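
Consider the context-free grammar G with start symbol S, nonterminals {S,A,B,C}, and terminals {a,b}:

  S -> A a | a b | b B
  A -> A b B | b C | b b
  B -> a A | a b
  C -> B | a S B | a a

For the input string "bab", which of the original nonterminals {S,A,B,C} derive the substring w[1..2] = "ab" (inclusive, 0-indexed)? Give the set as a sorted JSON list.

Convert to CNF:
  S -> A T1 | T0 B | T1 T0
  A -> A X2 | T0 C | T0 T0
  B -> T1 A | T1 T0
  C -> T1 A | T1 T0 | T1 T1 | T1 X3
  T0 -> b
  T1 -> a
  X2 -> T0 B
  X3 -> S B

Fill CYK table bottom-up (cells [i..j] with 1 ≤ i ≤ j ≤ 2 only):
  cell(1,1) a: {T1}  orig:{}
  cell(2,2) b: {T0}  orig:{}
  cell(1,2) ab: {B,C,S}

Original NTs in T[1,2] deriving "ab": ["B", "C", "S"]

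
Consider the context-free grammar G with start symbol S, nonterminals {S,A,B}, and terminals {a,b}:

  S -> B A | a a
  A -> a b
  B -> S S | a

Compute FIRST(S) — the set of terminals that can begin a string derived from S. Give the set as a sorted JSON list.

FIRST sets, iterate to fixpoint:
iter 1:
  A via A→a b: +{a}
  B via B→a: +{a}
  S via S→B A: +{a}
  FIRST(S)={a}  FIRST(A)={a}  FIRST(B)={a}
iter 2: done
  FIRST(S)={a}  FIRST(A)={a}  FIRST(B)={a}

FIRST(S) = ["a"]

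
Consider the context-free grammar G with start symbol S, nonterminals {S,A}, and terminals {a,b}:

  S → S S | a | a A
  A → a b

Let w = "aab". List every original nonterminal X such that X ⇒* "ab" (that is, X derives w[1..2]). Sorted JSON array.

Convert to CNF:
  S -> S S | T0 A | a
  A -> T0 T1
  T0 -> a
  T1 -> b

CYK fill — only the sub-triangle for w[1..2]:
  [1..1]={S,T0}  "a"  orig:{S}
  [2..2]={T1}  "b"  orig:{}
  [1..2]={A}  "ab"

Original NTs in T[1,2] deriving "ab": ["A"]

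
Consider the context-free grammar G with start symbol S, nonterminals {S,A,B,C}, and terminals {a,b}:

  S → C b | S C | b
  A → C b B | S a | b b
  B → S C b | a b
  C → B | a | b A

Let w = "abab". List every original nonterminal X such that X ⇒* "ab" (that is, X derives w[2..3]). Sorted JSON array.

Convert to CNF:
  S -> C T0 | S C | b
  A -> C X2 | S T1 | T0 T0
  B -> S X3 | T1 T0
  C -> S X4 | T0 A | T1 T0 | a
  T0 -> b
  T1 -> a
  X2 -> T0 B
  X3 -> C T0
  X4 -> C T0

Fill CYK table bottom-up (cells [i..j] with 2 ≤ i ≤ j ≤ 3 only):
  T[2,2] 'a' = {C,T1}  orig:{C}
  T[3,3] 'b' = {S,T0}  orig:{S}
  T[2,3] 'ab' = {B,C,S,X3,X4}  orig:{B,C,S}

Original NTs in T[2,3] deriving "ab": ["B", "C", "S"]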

-=-=-=-=-

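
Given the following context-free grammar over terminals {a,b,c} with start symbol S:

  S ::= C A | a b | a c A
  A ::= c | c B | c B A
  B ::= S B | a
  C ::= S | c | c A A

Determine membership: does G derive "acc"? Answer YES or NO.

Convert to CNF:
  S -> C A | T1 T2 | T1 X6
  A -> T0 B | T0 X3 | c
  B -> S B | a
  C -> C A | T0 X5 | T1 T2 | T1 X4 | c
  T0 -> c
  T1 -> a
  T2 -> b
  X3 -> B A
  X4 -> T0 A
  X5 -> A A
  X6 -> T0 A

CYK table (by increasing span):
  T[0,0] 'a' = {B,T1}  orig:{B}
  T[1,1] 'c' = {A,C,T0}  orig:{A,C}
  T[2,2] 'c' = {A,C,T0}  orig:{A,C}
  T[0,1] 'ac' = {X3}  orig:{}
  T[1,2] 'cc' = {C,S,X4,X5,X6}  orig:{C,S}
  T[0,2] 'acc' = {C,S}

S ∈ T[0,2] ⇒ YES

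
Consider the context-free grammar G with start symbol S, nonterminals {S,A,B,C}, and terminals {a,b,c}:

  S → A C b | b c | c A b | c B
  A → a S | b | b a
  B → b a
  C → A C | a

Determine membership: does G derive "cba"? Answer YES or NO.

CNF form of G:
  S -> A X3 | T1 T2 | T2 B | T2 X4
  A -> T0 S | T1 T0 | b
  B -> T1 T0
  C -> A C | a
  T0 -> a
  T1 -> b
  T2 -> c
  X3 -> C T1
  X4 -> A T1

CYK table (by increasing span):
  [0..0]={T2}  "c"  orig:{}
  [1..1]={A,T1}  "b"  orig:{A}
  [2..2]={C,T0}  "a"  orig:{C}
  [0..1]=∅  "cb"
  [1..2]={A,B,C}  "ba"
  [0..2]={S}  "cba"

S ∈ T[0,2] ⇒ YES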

-=-=-=-=-

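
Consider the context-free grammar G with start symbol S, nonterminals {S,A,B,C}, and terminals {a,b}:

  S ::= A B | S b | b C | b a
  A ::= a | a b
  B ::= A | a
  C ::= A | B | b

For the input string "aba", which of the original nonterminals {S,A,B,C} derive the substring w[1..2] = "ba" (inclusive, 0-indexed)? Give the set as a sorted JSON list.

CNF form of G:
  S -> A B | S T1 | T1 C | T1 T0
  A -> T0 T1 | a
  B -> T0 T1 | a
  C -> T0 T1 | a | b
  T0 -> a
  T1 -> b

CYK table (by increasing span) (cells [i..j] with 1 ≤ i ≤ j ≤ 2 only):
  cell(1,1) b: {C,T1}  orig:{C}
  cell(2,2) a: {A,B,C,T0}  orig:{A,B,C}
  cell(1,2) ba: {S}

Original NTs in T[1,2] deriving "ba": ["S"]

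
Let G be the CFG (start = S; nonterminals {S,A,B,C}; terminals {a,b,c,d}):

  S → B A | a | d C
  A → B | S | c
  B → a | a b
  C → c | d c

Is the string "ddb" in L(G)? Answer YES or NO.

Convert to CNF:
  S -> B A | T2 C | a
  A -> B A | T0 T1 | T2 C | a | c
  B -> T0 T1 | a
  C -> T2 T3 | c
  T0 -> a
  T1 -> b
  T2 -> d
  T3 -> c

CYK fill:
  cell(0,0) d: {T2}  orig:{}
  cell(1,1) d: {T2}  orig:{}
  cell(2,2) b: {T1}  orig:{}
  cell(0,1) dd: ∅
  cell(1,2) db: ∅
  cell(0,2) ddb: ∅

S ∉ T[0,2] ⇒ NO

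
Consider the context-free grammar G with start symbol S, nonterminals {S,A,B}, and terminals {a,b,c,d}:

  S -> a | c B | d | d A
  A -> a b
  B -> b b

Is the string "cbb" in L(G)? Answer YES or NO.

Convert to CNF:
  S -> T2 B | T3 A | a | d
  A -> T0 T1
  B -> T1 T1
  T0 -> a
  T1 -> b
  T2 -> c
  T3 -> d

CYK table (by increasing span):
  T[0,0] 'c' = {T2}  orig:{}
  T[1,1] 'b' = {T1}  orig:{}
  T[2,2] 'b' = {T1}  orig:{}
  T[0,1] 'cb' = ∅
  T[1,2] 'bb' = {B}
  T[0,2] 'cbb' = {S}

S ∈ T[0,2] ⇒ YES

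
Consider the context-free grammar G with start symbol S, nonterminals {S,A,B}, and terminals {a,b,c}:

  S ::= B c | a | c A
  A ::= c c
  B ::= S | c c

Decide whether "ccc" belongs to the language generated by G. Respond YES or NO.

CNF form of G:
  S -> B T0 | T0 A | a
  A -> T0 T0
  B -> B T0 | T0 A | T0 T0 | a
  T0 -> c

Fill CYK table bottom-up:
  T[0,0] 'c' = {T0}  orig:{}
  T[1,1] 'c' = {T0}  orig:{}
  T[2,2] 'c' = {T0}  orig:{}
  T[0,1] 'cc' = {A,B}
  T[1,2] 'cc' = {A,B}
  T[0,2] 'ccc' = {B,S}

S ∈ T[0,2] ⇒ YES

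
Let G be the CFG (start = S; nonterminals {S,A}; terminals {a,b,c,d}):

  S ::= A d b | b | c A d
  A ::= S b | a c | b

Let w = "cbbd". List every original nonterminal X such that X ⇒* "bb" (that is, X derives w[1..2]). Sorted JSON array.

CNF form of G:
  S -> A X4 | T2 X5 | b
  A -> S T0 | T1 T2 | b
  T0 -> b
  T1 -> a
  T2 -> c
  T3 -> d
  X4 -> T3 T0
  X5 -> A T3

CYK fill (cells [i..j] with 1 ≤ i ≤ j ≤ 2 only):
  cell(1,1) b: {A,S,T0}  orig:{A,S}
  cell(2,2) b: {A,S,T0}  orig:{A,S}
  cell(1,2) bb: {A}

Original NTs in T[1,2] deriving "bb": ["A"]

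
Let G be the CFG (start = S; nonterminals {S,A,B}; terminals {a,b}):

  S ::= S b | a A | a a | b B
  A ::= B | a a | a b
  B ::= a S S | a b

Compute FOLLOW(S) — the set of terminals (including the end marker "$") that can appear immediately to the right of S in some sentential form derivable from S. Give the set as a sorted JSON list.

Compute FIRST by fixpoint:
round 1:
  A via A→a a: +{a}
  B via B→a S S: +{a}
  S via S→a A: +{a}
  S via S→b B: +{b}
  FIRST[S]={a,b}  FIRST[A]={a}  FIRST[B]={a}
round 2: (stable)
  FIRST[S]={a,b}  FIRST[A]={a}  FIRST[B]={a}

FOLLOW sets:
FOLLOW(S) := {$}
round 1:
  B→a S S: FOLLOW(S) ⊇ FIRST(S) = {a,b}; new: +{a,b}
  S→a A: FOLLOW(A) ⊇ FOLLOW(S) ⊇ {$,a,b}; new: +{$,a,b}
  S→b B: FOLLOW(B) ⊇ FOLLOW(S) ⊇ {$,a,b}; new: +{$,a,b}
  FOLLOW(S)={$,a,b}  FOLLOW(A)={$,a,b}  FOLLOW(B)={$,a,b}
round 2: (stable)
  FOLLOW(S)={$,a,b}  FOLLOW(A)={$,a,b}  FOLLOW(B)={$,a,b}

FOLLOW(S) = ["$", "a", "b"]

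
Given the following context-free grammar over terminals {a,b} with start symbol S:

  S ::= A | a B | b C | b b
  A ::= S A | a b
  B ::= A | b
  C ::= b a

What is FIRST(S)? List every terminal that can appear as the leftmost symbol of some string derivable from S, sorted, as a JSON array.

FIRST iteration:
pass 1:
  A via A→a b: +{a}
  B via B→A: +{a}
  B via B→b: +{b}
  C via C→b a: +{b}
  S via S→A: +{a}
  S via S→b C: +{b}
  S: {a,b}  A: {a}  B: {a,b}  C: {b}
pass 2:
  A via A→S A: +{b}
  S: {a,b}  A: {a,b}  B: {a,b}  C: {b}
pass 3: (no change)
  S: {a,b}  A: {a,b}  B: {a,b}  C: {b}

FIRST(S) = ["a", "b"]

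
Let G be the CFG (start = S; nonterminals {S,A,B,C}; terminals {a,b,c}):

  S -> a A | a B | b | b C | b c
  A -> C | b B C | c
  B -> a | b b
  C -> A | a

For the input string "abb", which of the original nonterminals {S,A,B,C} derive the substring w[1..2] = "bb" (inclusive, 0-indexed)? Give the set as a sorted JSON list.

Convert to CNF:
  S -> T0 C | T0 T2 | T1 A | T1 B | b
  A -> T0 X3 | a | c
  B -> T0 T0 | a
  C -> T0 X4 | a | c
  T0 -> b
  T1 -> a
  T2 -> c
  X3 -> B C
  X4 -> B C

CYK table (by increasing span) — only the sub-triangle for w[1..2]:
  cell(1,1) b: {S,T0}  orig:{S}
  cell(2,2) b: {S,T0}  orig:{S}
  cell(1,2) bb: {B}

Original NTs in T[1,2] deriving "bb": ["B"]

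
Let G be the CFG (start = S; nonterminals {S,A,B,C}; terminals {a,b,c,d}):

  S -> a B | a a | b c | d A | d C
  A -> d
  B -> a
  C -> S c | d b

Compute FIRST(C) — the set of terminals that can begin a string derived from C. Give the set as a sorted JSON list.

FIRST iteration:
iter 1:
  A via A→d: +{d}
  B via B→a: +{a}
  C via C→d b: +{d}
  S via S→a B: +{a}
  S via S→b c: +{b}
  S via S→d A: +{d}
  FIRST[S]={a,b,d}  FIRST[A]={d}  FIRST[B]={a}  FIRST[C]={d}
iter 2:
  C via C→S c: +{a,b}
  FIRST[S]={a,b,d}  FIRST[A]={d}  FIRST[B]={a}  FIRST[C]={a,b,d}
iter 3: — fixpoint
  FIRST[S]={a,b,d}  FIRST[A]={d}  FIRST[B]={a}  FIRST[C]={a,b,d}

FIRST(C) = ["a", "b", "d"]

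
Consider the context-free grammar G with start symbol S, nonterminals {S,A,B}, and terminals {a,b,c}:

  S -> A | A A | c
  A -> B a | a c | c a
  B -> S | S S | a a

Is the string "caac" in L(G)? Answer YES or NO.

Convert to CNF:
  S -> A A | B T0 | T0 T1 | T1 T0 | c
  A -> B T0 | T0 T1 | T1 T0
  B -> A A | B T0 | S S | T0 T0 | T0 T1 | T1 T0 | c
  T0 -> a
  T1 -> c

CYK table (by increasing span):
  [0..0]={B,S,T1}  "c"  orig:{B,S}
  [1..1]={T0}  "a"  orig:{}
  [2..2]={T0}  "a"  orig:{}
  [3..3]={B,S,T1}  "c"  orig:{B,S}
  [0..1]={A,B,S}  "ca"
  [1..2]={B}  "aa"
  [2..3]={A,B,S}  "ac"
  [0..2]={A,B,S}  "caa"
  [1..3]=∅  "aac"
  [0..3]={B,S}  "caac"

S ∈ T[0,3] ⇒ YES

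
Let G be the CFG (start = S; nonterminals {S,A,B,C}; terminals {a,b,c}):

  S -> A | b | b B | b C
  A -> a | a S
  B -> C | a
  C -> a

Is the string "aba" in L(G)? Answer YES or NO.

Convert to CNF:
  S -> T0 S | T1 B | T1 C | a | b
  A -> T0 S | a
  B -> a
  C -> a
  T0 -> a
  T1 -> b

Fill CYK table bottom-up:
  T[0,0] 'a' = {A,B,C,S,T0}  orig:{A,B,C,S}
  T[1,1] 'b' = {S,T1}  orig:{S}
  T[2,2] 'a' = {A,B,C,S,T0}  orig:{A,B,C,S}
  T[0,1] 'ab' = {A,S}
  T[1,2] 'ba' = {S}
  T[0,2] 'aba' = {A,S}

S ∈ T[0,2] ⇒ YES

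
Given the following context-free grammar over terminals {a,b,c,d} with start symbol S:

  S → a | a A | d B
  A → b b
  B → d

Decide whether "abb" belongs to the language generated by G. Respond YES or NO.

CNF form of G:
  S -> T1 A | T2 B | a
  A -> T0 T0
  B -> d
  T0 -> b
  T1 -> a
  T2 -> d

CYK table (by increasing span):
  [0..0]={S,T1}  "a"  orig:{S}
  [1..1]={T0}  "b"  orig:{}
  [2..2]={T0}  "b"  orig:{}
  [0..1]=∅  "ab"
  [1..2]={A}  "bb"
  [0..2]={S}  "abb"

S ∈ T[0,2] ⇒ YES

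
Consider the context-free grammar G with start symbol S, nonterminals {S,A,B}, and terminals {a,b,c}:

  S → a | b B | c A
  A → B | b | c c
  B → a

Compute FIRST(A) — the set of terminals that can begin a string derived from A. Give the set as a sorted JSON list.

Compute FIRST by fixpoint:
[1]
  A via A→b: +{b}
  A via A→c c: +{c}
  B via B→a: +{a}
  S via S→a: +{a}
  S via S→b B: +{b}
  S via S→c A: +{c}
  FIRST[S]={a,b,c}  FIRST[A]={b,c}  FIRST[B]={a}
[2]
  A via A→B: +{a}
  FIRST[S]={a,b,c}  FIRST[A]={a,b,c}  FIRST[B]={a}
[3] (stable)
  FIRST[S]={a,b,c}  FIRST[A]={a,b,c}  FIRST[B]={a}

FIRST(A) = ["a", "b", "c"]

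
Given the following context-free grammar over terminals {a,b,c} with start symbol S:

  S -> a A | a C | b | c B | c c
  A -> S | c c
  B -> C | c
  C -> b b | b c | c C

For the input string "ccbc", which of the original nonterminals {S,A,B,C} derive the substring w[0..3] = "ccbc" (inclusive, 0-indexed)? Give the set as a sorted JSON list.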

-=-=-=-=-

**Exercise instructions**
Scan the entries above for the word "following". Report the lines that hold it.

**Expected output**
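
Given the following context-free grammar over terminals {a,b,c} with start symbol S:
Given the following context-free grammar over terminals {a,b} with start symbol S:
Given the following context-free grammar over terminals {a,b,c,d} with start symbol S:
Given the following context-free grammar over terminals {a,b,c} with start symbol S: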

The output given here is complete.